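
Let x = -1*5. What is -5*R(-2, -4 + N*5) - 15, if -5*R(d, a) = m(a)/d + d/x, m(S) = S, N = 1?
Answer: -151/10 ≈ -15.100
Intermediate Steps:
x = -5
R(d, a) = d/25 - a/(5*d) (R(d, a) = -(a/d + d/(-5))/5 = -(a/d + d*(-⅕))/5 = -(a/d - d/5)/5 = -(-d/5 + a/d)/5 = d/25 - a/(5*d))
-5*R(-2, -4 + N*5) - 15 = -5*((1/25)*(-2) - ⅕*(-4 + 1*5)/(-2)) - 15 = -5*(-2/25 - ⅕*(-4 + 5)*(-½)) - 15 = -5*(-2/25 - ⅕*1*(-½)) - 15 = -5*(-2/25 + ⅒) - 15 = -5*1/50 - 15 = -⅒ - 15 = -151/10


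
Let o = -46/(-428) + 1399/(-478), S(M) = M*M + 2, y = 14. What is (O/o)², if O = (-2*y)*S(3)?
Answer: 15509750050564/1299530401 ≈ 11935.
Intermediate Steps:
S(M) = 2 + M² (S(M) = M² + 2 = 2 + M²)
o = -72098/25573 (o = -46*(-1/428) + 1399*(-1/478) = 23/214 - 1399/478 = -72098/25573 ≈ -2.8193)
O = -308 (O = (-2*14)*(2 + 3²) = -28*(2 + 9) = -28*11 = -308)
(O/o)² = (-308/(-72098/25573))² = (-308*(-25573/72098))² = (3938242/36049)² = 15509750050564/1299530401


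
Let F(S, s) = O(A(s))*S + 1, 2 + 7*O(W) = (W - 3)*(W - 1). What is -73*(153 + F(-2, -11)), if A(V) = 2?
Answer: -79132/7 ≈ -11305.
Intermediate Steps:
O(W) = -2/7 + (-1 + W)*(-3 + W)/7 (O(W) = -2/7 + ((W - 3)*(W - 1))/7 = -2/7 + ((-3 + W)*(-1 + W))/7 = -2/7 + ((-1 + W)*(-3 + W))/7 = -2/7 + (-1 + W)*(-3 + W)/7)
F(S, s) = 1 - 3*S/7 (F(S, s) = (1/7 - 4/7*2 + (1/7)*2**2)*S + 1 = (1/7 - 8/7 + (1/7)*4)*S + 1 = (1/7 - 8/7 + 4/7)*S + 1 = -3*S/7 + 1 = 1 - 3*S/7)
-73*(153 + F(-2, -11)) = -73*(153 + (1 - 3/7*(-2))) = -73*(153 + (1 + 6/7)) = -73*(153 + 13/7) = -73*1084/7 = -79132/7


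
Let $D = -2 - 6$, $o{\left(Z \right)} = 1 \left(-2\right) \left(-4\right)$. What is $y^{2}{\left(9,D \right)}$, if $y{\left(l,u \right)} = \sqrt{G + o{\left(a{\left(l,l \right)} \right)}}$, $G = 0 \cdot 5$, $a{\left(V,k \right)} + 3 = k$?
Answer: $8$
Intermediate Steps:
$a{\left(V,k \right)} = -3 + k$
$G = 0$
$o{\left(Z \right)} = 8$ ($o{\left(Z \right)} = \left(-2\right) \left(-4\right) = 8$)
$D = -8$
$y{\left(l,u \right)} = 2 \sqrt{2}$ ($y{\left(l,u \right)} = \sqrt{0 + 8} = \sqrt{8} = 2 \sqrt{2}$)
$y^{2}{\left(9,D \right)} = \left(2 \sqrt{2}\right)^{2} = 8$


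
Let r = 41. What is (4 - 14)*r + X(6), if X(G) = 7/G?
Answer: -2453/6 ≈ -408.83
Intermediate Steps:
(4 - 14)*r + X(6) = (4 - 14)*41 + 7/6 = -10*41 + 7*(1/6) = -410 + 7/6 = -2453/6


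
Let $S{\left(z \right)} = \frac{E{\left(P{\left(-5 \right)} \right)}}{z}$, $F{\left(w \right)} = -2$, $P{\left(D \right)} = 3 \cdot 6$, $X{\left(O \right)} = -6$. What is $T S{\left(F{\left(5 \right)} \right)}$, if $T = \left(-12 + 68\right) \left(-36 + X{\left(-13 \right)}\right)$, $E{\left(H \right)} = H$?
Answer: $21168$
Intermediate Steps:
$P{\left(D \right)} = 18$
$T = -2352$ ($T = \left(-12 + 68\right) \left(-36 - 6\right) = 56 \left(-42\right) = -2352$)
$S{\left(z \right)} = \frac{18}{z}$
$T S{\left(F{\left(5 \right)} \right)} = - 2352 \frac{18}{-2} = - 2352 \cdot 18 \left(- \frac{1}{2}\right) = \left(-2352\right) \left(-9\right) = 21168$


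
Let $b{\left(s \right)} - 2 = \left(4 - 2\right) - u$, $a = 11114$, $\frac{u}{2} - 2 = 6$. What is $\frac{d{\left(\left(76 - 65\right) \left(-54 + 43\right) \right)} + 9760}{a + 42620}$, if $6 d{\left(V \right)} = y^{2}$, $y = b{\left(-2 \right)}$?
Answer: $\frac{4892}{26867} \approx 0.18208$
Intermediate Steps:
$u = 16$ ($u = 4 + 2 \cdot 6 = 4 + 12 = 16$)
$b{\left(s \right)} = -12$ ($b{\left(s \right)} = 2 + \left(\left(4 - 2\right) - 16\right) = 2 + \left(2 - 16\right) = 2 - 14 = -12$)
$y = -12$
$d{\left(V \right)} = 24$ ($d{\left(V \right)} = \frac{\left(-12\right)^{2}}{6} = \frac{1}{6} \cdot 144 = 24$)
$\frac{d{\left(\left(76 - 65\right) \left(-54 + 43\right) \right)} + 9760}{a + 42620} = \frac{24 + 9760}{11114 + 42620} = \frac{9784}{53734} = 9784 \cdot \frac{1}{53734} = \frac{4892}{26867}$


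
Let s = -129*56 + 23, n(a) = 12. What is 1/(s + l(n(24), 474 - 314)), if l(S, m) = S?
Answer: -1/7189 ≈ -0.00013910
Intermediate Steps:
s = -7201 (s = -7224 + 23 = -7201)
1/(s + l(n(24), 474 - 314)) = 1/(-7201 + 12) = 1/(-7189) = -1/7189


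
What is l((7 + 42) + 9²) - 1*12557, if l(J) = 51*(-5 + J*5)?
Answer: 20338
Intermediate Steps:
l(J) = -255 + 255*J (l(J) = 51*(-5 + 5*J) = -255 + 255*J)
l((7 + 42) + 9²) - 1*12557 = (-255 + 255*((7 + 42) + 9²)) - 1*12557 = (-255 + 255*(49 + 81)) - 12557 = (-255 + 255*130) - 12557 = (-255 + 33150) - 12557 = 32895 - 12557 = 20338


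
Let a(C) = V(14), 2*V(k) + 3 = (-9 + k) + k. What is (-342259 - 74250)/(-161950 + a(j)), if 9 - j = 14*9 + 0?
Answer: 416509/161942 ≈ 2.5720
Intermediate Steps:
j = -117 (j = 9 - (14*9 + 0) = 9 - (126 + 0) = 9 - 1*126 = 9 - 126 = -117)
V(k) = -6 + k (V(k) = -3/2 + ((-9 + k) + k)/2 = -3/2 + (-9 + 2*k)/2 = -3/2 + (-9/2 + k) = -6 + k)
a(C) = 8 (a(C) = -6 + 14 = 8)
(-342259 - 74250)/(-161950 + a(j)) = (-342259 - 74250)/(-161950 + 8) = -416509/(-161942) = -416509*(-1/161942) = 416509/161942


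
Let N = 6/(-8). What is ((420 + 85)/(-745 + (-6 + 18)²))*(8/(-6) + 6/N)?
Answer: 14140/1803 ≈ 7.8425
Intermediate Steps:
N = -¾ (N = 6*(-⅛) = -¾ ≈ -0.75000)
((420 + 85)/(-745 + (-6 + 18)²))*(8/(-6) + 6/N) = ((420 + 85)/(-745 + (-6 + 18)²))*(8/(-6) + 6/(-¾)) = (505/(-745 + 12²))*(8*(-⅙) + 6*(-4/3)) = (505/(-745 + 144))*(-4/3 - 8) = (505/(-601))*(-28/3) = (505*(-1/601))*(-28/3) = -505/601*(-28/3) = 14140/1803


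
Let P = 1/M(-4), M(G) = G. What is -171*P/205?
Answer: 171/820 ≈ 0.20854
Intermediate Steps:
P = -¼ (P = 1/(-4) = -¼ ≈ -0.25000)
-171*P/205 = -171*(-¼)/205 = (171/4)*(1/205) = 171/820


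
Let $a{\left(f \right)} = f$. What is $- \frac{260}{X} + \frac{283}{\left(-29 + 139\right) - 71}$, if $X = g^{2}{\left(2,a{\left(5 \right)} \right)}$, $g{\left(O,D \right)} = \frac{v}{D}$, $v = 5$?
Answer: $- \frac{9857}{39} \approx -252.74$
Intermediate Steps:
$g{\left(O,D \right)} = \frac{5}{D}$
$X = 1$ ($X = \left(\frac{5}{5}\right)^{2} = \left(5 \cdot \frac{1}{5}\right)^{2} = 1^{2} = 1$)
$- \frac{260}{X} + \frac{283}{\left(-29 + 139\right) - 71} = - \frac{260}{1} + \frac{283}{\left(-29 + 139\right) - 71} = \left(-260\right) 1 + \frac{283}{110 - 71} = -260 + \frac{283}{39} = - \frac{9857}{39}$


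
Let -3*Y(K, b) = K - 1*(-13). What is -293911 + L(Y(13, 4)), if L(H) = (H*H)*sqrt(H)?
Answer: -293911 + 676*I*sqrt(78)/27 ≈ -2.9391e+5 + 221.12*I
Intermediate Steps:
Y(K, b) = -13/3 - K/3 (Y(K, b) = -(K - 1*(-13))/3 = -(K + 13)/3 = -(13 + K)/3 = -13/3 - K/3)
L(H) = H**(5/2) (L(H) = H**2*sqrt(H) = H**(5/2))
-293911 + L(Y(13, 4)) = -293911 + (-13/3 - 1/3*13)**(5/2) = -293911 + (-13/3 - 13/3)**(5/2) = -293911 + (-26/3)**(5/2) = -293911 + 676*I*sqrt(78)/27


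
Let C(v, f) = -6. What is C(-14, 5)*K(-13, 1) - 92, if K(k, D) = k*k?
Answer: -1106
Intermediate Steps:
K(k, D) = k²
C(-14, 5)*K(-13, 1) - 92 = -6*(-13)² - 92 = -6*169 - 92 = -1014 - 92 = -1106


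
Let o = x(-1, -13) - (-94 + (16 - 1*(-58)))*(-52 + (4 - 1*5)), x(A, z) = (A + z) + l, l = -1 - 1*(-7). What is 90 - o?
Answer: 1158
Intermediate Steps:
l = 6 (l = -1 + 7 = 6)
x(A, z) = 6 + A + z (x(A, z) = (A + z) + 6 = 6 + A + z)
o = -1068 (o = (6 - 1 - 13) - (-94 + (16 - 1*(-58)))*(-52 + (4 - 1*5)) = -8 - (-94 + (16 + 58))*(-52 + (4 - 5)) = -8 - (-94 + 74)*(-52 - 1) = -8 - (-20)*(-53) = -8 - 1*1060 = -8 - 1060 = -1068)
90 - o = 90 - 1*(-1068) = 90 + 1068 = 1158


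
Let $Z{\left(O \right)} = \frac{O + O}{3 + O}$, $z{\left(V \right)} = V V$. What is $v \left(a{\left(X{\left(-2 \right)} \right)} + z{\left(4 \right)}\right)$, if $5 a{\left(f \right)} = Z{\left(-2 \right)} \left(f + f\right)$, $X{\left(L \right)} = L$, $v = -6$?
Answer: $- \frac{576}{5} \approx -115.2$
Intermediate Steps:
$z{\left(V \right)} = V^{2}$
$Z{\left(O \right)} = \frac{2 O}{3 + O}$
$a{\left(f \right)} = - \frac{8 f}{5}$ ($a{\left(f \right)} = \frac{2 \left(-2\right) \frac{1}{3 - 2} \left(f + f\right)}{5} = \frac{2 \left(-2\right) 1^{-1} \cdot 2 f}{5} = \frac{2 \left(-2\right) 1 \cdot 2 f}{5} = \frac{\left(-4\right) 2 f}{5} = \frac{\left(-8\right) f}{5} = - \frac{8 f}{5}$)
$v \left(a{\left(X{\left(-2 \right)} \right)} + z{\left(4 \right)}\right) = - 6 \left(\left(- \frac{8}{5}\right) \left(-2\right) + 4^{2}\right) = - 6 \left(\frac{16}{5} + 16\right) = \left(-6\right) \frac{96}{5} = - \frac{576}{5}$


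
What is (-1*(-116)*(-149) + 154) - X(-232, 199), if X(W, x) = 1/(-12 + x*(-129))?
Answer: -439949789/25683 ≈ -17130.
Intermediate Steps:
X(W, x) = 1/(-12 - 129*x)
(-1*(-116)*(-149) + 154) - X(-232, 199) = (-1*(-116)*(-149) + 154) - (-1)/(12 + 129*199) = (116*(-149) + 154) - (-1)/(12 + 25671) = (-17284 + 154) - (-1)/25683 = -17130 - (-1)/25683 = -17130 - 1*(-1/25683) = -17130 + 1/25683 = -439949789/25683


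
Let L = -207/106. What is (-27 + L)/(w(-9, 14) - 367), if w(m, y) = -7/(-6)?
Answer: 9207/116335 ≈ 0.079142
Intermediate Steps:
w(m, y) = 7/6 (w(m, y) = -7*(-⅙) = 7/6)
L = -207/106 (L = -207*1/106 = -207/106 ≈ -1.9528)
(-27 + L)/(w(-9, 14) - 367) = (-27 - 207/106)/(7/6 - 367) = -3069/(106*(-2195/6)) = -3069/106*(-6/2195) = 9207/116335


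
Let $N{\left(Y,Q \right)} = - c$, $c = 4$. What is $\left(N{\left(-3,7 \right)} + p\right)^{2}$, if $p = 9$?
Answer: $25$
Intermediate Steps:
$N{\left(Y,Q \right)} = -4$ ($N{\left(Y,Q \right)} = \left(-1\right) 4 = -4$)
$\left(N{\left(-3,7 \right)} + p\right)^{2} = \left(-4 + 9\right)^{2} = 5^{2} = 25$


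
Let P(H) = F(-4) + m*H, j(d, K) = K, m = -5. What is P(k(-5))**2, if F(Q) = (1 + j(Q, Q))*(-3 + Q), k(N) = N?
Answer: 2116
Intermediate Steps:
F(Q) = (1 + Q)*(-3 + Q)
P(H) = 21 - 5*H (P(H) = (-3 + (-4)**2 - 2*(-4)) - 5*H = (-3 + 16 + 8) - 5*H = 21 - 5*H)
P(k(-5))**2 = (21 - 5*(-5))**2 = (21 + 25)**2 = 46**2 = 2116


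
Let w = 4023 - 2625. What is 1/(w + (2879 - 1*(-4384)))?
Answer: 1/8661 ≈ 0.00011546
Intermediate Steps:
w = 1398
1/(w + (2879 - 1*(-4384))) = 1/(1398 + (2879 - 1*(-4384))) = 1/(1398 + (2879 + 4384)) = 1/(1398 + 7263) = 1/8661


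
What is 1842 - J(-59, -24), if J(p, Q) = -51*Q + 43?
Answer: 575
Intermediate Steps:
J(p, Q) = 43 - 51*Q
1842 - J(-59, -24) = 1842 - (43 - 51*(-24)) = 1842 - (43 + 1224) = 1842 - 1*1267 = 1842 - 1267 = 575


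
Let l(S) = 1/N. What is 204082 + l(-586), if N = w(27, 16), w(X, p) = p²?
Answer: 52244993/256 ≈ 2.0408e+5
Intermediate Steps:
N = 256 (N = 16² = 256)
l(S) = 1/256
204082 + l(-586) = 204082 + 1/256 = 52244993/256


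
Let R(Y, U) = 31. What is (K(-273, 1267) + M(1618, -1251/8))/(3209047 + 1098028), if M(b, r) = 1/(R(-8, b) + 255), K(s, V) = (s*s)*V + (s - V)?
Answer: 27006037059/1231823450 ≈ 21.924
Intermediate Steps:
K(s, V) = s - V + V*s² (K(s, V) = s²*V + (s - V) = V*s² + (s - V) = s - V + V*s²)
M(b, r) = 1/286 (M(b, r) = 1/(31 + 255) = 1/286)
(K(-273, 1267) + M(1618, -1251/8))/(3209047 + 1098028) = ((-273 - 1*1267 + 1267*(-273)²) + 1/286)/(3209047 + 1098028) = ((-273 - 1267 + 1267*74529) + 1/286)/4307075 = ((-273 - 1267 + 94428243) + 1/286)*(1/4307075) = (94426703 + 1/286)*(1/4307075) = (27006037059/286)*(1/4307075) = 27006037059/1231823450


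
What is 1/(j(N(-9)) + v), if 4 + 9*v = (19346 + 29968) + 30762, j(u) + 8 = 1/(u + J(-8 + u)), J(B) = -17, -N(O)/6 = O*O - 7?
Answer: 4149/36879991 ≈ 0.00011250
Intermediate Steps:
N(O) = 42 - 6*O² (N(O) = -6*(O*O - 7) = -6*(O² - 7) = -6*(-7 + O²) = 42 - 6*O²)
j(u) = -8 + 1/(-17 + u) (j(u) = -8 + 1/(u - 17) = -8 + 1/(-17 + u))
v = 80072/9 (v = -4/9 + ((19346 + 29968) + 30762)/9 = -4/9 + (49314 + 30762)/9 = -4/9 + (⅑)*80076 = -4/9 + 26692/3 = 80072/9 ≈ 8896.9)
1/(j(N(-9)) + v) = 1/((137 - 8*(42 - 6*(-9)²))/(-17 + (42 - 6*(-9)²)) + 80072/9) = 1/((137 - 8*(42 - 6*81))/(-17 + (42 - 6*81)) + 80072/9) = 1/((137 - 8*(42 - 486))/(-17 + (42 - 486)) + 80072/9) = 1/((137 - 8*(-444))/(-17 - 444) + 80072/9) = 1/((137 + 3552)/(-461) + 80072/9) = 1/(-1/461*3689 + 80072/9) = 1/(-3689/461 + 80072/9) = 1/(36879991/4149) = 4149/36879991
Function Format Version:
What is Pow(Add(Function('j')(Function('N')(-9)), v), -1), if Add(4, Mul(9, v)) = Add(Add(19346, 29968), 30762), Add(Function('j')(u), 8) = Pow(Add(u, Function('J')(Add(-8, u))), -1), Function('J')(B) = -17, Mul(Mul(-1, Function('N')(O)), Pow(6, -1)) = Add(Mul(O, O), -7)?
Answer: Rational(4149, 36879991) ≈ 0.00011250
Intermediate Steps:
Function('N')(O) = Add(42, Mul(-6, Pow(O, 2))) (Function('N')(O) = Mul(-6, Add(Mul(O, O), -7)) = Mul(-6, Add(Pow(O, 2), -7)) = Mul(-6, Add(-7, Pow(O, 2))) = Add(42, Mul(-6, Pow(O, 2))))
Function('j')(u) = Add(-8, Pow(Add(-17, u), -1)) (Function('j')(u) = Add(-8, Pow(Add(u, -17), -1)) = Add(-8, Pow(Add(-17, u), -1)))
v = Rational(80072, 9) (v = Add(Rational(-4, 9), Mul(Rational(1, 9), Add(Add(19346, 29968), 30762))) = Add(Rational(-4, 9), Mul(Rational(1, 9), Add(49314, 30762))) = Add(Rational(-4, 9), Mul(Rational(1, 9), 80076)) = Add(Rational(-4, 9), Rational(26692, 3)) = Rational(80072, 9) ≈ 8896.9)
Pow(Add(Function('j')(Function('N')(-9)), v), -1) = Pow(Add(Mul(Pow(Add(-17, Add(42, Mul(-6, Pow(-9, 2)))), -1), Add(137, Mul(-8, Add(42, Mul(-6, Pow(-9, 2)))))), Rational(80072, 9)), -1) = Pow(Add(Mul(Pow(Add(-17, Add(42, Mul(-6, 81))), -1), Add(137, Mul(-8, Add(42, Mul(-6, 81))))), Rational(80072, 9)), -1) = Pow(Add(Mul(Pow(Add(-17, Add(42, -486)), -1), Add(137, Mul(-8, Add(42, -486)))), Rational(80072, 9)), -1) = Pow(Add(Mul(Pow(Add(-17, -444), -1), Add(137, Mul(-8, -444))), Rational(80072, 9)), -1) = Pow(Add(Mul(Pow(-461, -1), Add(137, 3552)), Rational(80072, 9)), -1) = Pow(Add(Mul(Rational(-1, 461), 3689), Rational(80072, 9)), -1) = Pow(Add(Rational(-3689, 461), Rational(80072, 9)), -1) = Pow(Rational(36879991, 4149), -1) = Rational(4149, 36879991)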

——————————

§ **Instructions to follow**
Repeat, exactly and only, the lines from the beginning of the material through the line that contains "Answer: $8$".

§ **Solution to this problem**
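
Let x = -1*5. What is -5*R(-2, -4 + N*5) - 15, if -5*R(d, a) = m(a)/d + d/x, m(S) = S, N = 1?
Answer: -151/10 ≈ -15.100
Intermediate Steps:
x = -5
R(d, a) = d/25 - a/(5*d) (R(d, a) = -(a/d + d/(-5))/5 = -(a/d + d*(-⅕))/5 = -(a/d - d/5)/5 = -(-d/5 + a/d)/5 = d/25 - a/(5*d))
-5*R(-2, -4 + N*5) - 15 = -5*((1/25)*(-2) - ⅕*(-4 + 1*5)/(-2)) - 15 = -5*(-2/25 - ⅕*(-4 + 5)*(-½)) - 15 = -5*(-2/25 - ⅕*1*(-½)) - 15 = -5*(-2/25 + ⅒) - 15 = -5*1/50 - 15 = -⅒ - 15 = -151/10


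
Let o = -46/(-428) + 1399/(-478), S(M) = M*M + 2, y = 14. What is (O/o)², if O = (-2*y)*S(3)?
Answer: 15509750050564/1299530401 ≈ 11935.
Intermediate Steps:
S(M) = 2 + M² (S(M) = M² + 2 = 2 + M²)
o = -72098/25573 (o = -46*(-1/428) + 1399*(-1/478) = 23/214 - 1399/478 = -72098/25573 ≈ -2.8193)
O = -308 (O = (-2*14)*(2 + 3²) = -28*(2 + 9) = -28*11 = -308)
(O/o)² = (-308/(-72098/25573))² = (-308*(-25573/72098))² = (3938242/36049)² = 15509750050564/1299530401


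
Let F(S, s) = O(A(s))*S + 1, 2 + 7*O(W) = (W - 3)*(W - 1). What is -73*(153 + F(-2, -11)), if A(V) = 2?
Answer: -79132/7 ≈ -11305.
Intermediate Steps:
O(W) = -2/7 + (-1 + W)*(-3 + W)/7 (O(W) = -2/7 + ((W - 3)*(W - 1))/7 = -2/7 + ((-3 + W)*(-1 + W))/7 = -2/7 + ((-1 + W)*(-3 + W))/7 = -2/7 + (-1 + W)*(-3 + W)/7)
F(S, s) = 1 - 3*S/7 (F(S, s) = (1/7 - 4/7*2 + (1/7)*2**2)*S + 1 = (1/7 - 8/7 + (1/7)*4)*S + 1 = (1/7 - 8/7 + 4/7)*S + 1 = -3*S/7 + 1 = 1 - 3*S/7)
-73*(153 + F(-2, -11)) = -73*(153 + (1 - 3/7*(-2))) = -73*(153 + (1 + 6/7)) = -73*(153 + 13/7) = -73*1084/7 = -79132/7


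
Let $D = -2 - 6$, $o{\left(Z \right)} = 1 \left(-2\right) \left(-4\right)$. What is $y^{2}{\left(9,D \right)}$, if $y{\left(l,u \right)} = \sqrt{G + o{\left(a{\left(l,l \right)} \right)}}$, $G = 0 \cdot 5$, $a{\left(V,k \right)} + 3 = k$?
Answer: $8$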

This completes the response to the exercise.